GOAL OF THE EXERCISE
Would you reproduce, without any alteration, the lines from the opening line of the entries through the line that has "Rule 1. Velar" in it?
══════════
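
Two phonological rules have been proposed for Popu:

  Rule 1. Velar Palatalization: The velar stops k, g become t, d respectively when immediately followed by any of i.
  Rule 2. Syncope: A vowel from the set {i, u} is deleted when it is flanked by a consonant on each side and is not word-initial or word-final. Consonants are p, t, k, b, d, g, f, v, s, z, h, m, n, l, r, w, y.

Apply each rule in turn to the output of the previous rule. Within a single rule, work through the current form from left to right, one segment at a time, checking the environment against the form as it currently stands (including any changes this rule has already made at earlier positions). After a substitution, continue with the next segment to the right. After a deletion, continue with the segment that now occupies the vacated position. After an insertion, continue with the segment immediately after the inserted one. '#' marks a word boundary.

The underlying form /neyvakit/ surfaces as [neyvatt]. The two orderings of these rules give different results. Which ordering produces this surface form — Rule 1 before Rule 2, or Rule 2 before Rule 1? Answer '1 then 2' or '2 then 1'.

1 then 2

Order 1 then 2:
  1 Velar Palatalization: [neyvakit] → [neyvatit]
  2 Syncope: [neyvatit] → [neyvatt]
  result: [neyvatt]
Order 2 then 1:
  2 Syncope: [neyvakit] → [neyvakt]
  1 Velar Palatalization: no change — [neyvakt]
  result: [neyvakt]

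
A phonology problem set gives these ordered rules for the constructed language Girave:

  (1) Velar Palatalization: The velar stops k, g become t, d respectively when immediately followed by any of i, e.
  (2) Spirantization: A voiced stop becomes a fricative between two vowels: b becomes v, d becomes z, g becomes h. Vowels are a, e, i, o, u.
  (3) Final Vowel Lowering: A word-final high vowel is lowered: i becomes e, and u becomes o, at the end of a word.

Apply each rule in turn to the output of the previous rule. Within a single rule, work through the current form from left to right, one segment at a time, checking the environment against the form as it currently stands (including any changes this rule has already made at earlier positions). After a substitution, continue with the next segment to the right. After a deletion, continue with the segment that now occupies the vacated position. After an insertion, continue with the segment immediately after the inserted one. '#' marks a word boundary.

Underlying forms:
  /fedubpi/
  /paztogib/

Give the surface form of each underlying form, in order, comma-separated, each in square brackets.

[fezubpe], [paztozib]

/fedubpi/:
  (1) Velar Palatalization: no change — [fedubpi]
  (2) Spirantization: [fedubpi] → [fezubpi]
  (3) Final Vowel Lowering: [fezubpi] → [fezubpe]
/paztogib/:
  (1) Velar Palatalization: [paztogib] → [paztodib]
  (2) Spirantization: [paztodib] → [paztozib]
  (3) Final Vowel Lowering: no change — [paztozib]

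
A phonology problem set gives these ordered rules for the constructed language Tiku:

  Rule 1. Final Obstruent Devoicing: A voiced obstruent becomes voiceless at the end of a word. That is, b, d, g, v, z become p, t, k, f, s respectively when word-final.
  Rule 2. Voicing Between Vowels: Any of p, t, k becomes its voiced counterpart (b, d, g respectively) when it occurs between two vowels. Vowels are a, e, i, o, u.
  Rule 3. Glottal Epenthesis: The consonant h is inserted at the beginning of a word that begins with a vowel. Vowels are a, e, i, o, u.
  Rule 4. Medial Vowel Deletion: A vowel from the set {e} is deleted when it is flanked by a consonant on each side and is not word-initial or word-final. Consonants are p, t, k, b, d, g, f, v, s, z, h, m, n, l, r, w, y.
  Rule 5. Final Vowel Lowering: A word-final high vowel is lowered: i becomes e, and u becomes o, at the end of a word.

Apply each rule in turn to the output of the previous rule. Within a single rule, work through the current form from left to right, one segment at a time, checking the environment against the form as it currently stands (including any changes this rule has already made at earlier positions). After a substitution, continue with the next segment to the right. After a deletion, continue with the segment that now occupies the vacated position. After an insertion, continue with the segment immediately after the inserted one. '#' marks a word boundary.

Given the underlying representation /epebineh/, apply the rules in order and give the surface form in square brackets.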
══════════
WRITTEN RESPONSE
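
Two phonological rules have been proposed for Popu:

  Rule 1. Velar Palatalization: The velar stops k, g become t, d respectively when immediately followed by any of i.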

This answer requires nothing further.